Using the records below, transcribe word for word the stretch from the line that contains "Let P(G) = (G" through the line that contains "Answer: -17/33912 ≈ -0.00050130", both end lines included, and nothing else.

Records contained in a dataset
§
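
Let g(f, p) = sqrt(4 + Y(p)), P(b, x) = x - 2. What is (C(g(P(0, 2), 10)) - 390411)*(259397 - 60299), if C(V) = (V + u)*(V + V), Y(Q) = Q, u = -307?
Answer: -77724474534 - 122246172*sqrt(14) ≈ -7.8182e+10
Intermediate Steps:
P(b, x) = -2 + x
g(f, p) = sqrt(4 + p)
C(V) = 2*V*(-307 + V) (C(V) = (V - 307)*(V + V) = (-307 + V)*(2*V) = 2*V*(-307 + V))
(C(g(P(0, 2), 10)) - 390411)*(259397 - 60299) = (2*sqrt(4 + 10)*(-307 + sqrt(4 + 10)) - 390411)*(259397 - 60299) = (2*sqrt(14)*(-307 + sqrt(14)) - 390411)*199098 = (-390411 + 2*sqrt(14)*(-307 + sqrt(14)))*199098 = -77730049278 + 398196*sqrt(14)*(-307 + sqrt(14))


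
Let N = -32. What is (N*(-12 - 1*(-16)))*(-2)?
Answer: 256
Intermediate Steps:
(N*(-12 - 1*(-16)))*(-2) = -32*(-12 - 1*(-16))*(-2) = -32*(-12 + 16)*(-2) = -32*4*(-2) = -128*(-2) = 256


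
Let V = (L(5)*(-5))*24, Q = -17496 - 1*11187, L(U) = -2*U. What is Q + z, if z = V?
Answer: -27483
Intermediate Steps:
Q = -28683 (Q = -17496 - 11187 = -28683)
V = 1200 (V = (-2*5*(-5))*24 = -10*(-5)*24 = 50*24 = 1200)
z = 1200
Q + z = -28683 + 1200 = -27483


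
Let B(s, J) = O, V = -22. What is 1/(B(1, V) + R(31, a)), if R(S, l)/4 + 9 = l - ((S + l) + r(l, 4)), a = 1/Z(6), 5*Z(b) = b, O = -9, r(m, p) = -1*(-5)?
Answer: -1/189 ≈ -0.0052910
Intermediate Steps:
r(m, p) = 5
B(s, J) = -9
Z(b) = b/5
a = ⅚ (a = 1/((⅕)*6) = 1/(6/5) = ⅚ ≈ 0.83333)
R(S, l) = -56 - 4*S (R(S, l) = -36 + 4*(l - ((S + l) + 5)) = -36 + 4*(l - (5 + S + l)) = -36 + 4*(l + (-5 - S - l)) = -36 + 4*(-5 - S) = -36 + (-20 - 4*S) = -56 - 4*S)
1/(B(1, V) + R(31, a)) = 1/(-9 + (-56 - 4*31)) = 1/(-9 + (-56 - 124)) = 1/(-9 - 180) = 1/(-189) = -1/189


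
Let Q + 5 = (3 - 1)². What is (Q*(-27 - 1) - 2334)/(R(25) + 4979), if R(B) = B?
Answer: -1153/2502 ≈ -0.46083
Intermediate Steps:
Q = -1 (Q = -5 + (3 - 1)² = -5 + 2² = -5 + 4 = -1)
(Q*(-27 - 1) - 2334)/(R(25) + 4979) = (-(-27 - 1) - 2334)/(25 + 4979) = (-1*(-28) - 2334)/5004 = (28 - 2334)*(1/5004) = -2306*1/5004 = -1153/2502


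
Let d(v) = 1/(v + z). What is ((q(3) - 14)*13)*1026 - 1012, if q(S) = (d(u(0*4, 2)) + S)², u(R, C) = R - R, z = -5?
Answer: -2079352/25 ≈ -83174.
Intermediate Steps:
u(R, C) = 0
d(v) = 1/(-5 + v) (d(v) = 1/(v - 5) = 1/(-5 + v))
q(S) = (-⅕ + S)² (q(S) = (1/(-5 + 0) + S)² = (1/(-5) + S)² = (-⅕ + S)²)
((q(3) - 14)*13)*1026 - 1012 = (((-1 + 5*3)²/25 - 14)*13)*1026 - 1012 = (((-1 + 15)²/25 - 14)*13)*1026 - 1012 = (((1/25)*14² - 14)*13)*1026 - 1012 = (((1/25)*196 - 14)*13)*1026 - 1012 = ((196/25 - 14)*13)*1026 - 1012 = -154/25*13*1026 - 1012 = -2002/25*1026 - 1012 = -2054052/25 - 1012 = -2079352/25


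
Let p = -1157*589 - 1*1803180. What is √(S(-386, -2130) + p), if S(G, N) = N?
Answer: I*√2486783 ≈ 1577.0*I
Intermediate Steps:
p = -2484653 (p = -681473 - 1803180 = -2484653)
√(S(-386, -2130) + p) = √(-2130 - 2484653) = √(-2486783) = I*√2486783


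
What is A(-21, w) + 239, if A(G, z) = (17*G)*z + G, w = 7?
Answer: -2281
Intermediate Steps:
A(G, z) = G + 17*G*z (A(G, z) = 17*G*z + G = G + 17*G*z)
A(-21, w) + 239 = -21*(1 + 17*7) + 239 = -21*(1 + 119) + 239 = -21*120 + 239 = -2520 + 239 = -2281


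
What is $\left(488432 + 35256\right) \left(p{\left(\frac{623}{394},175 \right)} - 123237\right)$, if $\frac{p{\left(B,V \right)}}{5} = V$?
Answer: $-64079511056$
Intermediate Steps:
$p{\left(B,V \right)} = 5 V$
$\left(488432 + 35256\right) \left(p{\left(\frac{623}{394},175 \right)} - 123237\right) = \left(488432 + 35256\right) \left(5 \cdot 175 - 123237\right) = 523688 \left(875 - 123237\right) = 523688 \left(-122362\right) = -64079511056$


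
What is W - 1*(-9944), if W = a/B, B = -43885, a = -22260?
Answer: 87282940/8777 ≈ 9944.5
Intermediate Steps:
W = 4452/8777 (W = -22260/(-43885) = -22260*(-1/43885) = 4452/8777 ≈ 0.50723)
W - 1*(-9944) = 4452/8777 - 1*(-9944) = 4452/8777 + 9944 = 87282940/8777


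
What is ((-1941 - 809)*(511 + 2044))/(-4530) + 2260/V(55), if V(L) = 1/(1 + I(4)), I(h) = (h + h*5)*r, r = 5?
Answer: 124580005/453 ≈ 2.7501e+5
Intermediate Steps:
I(h) = 30*h (I(h) = (h + h*5)*5 = (h + 5*h)*5 = (6*h)*5 = 30*h)
V(L) = 1/121 (V(L) = 1/(1 + 30*4) = 1/(1 + 120) = 1/121)
((-1941 - 809)*(511 + 2044))/(-4530) + 2260/V(55) = ((-1941 - 809)*(511 + 2044))/(-4530) + 2260/(1/121) = -2750*2555*(-1/4530) + 2260*121 = -7026250*(-1/4530) + 273460 = 702625/453 + 273460 = 124580005/453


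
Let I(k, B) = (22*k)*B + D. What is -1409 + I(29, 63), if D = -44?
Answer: 38741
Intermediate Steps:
I(k, B) = -44 + 22*B*k (I(k, B) = (22*k)*B - 44 = 22*B*k - 44 = -44 + 22*B*k)
-1409 + I(29, 63) = -1409 + (-44 + 22*63*29) = -1409 + (-44 + 40194) = -1409 + 40150 = 38741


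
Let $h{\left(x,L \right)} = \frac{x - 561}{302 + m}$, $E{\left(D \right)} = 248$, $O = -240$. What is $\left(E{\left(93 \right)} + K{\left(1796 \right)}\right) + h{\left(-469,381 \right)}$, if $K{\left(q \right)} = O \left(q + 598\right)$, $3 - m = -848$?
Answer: $- \frac{662182766}{1153} \approx -5.7431 \cdot 10^{5}$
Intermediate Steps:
$m = 851$ ($m = 3 - -848 = 3 + 848 = 851$)
$h{\left(x,L \right)} = - \frac{561}{1153} + \frac{x}{1153}$ ($h{\left(x,L \right)} = \frac{x - 561}{302 + 851} = \frac{-561 + x}{1153} = \left(-561 + x\right) \frac{1}{1153} = - \frac{561}{1153} + \frac{x}{1153}$)
$K{\left(q \right)} = -143520 - 240 q$ ($K{\left(q \right)} = - 240 \left(q + 598\right) = - 240 \left(598 + q\right) = -143520 - 240 q$)
$\left(E{\left(93 \right)} + K{\left(1796 \right)}\right) + h{\left(-469,381 \right)} = \left(248 - 574560\right) + \left(- \frac{561}{1153} + \frac{1}{1153} \left(-469\right)\right) = \left(248 - 574560\right) - \frac{1030}{1153} = -574312 - \frac{1030}{1153} = - \frac{662182766}{1153}$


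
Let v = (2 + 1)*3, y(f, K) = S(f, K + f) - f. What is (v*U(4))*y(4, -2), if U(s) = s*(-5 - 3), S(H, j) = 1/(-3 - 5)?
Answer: 1188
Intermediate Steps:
S(H, j) = -1/8 (S(H, j) = 1/(-8) = -1/8)
y(f, K) = -1/8 - f
v = 9 (v = 3*3 = 9)
U(s) = -8*s (U(s) = s*(-8) = -8*s)
(v*U(4))*y(4, -2) = (9*(-8*4))*(-1/8 - 1*4) = (9*(-32))*(-1/8 - 4) = -288*(-33/8) = 1188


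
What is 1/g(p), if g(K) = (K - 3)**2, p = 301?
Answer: 1/88804 ≈ 1.1261e-5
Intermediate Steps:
g(K) = (-3 + K)**2
1/g(p) = 1/((-3 + 301)**2) = 1/(298**2) = 1/88804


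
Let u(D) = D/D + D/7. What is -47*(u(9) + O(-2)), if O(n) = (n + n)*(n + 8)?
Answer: 7144/7 ≈ 1020.6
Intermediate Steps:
O(n) = 2*n*(8 + n) (O(n) = (2*n)*(8 + n) = 2*n*(8 + n))
u(D) = 1 + D/7 (u(D) = 1 + D*(⅐) = 1 + D/7)
-47*(u(9) + O(-2)) = -47*((1 + (⅐)*9) + 2*(-2)*(8 - 2)) = -47*((1 + 9/7) + 2*(-2)*6) = -47*(16/7 - 24) = -47*(-152/7) = 7144/7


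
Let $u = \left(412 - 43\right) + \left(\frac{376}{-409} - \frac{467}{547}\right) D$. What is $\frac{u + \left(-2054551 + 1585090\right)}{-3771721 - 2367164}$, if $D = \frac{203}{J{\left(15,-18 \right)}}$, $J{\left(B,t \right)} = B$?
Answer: $\frac{34984012617}{457803256285} \approx 0.076417$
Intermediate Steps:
$D = \frac{203}{15} \approx 13.533$
$u = \frac{77185452}{223723}$ ($u = \left(412 - 43\right) + \left(\frac{376}{-409} - \frac{467}{547}\right) \frac{203}{15} = 369 + \left(376 \left(- \frac{1}{409}\right) - \frac{467}{547}\right) \frac{203}{15} = 369 + \left(- \frac{376}{409} - \frac{467}{547}\right) \frac{203}{15} = 369 - \frac{5368335}{223723} = \frac{77185452}{223723} \approx 345.0$)
$\frac{u + \left(-2054551 + 1585090\right)}{-3771721 - 2367164} = \frac{\frac{77185452}{223723} + \left(-2054551 + 1585090\right)}{-3771721 - 2367164} = \frac{\frac{77185452}{223723} - 469461}{-6138885} = \left(- \frac{104952037851}{223723}\right) \left(- \frac{1}{6138885}\right) = \frac{34984012617}{457803256285}$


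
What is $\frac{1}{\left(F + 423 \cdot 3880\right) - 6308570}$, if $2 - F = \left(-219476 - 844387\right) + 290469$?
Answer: $- \frac{1}{3893934} \approx -2.5681 \cdot 10^{-7}$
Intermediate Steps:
$F = 773396$ ($F = 2 - \left(\left(-219476 - 844387\right) + 290469\right) = 2 - \left(-1063863 + 290469\right) = 2 - -773394 = 2 + 773394 = 773396$)
$\frac{1}{\left(F + 423 \cdot 3880\right) - 6308570} = \frac{1}{\left(773396 + 423 \cdot 3880\right) - 6308570} = \frac{1}{\left(773396 + 1641240\right) - 6308570} = \frac{1}{2414636 - 6308570} = \frac{1}{-3893934} = - \frac{1}{3893934}$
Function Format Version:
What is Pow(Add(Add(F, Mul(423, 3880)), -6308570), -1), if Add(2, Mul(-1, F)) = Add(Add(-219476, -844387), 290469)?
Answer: Rational(-1, 3893934) ≈ -2.5681e-7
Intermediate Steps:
F = 773396 (F = Add(2, Mul(-1, Add(Add(-219476, -844387), 290469))) = Add(2, Mul(-1, Add(-1063863, 290469))) = Add(2, Mul(-1, -773394)) = Add(2, 773394) = 773396)
Pow(Add(Add(F, Mul(423, 3880)), -6308570), -1) = Pow(Add(Add(773396, Mul(423, 3880)), -6308570), -1) = Pow(Add(Add(773396, 1641240), -6308570), -1) = Pow(Add(2414636, -6308570), -1) = Pow(-3893934, -1) = Rational(-1, 3893934)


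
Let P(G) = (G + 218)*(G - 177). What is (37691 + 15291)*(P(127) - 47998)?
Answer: -3456969536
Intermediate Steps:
P(G) = (-177 + G)*(218 + G) (P(G) = (218 + G)*(-177 + G) = (-177 + G)*(218 + G))
(37691 + 15291)*(P(127) - 47998) = (37691 + 15291)*((-38586 + 127² + 41*127) - 47998) = 52982*((-38586 + 16129 + 5207) - 47998) = 52982*(-17250 - 47998) = 52982*(-65248) = -3456969536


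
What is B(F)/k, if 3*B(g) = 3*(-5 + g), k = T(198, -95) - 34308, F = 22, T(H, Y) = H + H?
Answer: -17/33912 ≈ -0.00050130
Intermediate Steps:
T(H, Y) = 2*H
k = -33912 (k = 2*198 - 34308 = 396 - 34308 = -33912)
B(g) = -5 + g (B(g) = (3*(-5 + g))/3 = (-15 + 3*g)/3 = -5 + g)
B(F)/k = (-5 + 22)/(-33912) = 17*(-1/33912) = -17/33912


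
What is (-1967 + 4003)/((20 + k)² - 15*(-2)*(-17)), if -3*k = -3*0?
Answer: -1018/55 ≈ -18.509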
§
*EXERCISE RESPONSE*:
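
Let P(G) = (G + 218)*(G - 177). What is (37691 + 15291)*(P(127) - 47998)?
Answer: -3456969536
Intermediate Steps:
P(G) = (-177 + G)*(218 + G) (P(G) = (218 + G)*(-177 + G) = (-177 + G)*(218 + G))
(37691 + 15291)*(P(127) - 47998) = (37691 + 15291)*((-38586 + 127² + 41*127) - 47998) = 52982*((-38586 + 16129 + 5207) - 47998) = 52982*(-17250 - 47998) = 52982*(-65248) = -3456969536


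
What is B(F)/k, if 3*B(g) = 3*(-5 + g), k = T(198, -95) - 34308, F = 22, T(H, Y) = H + H?
Answer: -17/33912 ≈ -0.00050130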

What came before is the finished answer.